* _Exercise objective_
Only the lines from the one containing "charlie: alloc=(0, 1), max=(2, 3)" through the one containing "Semantics: vector entries" should be printed, exactly as they appear below, with both ends included.

* _Supplied material_
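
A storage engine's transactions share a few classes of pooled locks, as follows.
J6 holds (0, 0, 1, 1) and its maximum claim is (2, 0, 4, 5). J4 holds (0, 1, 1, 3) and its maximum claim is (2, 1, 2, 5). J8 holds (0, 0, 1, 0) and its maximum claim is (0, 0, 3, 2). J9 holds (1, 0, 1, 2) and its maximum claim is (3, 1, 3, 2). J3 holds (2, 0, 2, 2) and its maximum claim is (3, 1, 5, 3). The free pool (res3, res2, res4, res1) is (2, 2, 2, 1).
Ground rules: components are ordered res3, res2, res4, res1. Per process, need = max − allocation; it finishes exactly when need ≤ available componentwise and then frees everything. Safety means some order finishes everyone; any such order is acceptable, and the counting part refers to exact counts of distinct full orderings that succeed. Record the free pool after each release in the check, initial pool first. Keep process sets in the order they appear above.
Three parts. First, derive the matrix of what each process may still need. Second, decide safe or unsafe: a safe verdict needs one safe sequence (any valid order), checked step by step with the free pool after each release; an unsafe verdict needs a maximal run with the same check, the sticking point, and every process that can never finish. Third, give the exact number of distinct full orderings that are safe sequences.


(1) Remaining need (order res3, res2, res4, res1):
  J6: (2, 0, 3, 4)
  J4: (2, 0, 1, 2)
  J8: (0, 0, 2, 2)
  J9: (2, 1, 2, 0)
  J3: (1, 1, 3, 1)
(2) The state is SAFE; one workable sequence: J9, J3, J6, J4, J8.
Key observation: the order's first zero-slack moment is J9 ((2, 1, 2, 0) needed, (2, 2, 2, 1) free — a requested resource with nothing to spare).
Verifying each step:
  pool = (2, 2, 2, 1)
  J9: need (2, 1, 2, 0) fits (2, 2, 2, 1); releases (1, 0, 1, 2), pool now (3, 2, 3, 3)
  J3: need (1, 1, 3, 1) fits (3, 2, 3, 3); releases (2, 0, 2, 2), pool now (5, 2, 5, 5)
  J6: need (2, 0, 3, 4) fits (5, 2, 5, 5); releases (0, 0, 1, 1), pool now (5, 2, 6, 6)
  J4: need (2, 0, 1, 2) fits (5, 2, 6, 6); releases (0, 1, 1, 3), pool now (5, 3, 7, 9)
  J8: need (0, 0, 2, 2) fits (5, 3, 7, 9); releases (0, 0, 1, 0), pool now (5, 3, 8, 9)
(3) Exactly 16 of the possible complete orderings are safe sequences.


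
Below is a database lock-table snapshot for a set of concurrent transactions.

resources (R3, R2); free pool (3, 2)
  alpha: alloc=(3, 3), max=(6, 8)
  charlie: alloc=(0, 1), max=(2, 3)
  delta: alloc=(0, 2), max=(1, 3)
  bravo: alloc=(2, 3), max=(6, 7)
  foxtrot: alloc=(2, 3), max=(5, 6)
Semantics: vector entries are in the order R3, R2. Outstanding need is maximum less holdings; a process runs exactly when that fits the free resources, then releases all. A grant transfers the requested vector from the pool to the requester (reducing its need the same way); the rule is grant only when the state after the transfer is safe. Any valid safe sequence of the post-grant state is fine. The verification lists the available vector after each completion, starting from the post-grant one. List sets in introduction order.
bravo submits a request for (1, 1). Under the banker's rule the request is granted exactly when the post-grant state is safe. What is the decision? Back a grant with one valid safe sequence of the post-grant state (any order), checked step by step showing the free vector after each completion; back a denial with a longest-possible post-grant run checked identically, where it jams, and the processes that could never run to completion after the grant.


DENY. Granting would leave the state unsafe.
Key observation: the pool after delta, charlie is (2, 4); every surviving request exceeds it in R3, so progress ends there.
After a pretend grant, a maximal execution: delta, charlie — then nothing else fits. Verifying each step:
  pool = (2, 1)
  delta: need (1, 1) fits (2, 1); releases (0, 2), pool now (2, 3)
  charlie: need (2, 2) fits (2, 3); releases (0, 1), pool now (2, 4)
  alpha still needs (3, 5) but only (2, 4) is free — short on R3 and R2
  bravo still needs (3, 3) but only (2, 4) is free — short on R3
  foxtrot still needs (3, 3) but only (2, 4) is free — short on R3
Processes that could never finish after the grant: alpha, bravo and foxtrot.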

* _Expected output_
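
  charlie: alloc=(0, 1), max=(2, 3)
  delta: alloc=(0, 2), max=(1, 3)
  bravo: alloc=(2, 3), max=(6, 7)
  foxtrot: alloc=(2, 3), max=(5, 6)
Semantics: vector entries are in the order R3, R2. Outstanding need is maximum less holdings; a process runs exactly when that fits the free resources, then releases all. A grant transfers the requested vector from the pool to the requester (reducing its need the same way); the rule is grant only when the state after the transfer is safe. Any valid safe sequence of the post-grant state is fine. The verification lists the available vector after each completion, starting from the post-grant one. List sets in introduction order.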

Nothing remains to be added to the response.